**BRIEF:** Tally the lines of the data that include the word "agreement". Only the number is to be returned.

*** SUPPLIED DATA Section Begins ***

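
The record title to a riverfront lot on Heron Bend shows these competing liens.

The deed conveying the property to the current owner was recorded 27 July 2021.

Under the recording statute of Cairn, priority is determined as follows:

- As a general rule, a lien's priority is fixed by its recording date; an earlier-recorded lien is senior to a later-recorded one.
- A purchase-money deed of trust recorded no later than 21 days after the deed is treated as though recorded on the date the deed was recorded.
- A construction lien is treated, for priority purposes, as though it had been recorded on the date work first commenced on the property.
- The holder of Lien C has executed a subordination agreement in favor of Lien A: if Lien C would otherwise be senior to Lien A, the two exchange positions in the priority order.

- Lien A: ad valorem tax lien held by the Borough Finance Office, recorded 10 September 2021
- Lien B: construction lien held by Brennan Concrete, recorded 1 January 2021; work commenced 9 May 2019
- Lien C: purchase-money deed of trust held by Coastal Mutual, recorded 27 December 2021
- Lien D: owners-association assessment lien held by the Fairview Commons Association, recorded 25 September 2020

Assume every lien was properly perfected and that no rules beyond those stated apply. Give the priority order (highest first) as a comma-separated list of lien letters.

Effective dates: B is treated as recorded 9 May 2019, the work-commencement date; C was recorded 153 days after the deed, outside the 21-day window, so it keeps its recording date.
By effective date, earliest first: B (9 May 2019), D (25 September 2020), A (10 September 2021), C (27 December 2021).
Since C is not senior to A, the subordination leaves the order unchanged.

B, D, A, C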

*** SUPPLIED DATA Section Ends ***
*** SUPPLIED DATA Section Begins ***

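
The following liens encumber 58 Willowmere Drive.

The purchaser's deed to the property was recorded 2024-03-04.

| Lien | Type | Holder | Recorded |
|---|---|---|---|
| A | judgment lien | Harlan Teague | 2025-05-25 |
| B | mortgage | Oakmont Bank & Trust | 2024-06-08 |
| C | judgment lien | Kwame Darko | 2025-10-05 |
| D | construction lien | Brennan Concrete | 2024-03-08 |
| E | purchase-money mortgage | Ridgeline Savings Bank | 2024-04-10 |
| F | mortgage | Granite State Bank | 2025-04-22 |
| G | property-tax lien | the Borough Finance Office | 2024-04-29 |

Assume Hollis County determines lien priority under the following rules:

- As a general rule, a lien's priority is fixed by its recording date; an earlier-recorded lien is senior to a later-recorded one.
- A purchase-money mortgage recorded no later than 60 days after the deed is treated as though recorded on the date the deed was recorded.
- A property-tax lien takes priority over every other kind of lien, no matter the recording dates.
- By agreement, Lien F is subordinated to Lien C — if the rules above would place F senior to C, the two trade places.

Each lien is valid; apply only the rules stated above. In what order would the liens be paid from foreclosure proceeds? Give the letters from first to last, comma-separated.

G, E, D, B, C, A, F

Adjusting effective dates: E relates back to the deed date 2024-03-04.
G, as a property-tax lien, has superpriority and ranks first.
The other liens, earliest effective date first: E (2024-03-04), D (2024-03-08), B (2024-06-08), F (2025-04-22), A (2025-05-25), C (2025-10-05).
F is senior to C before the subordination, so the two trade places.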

*** SUPPLIED DATA Section Ends ***

**TASK RESPONSE:** 2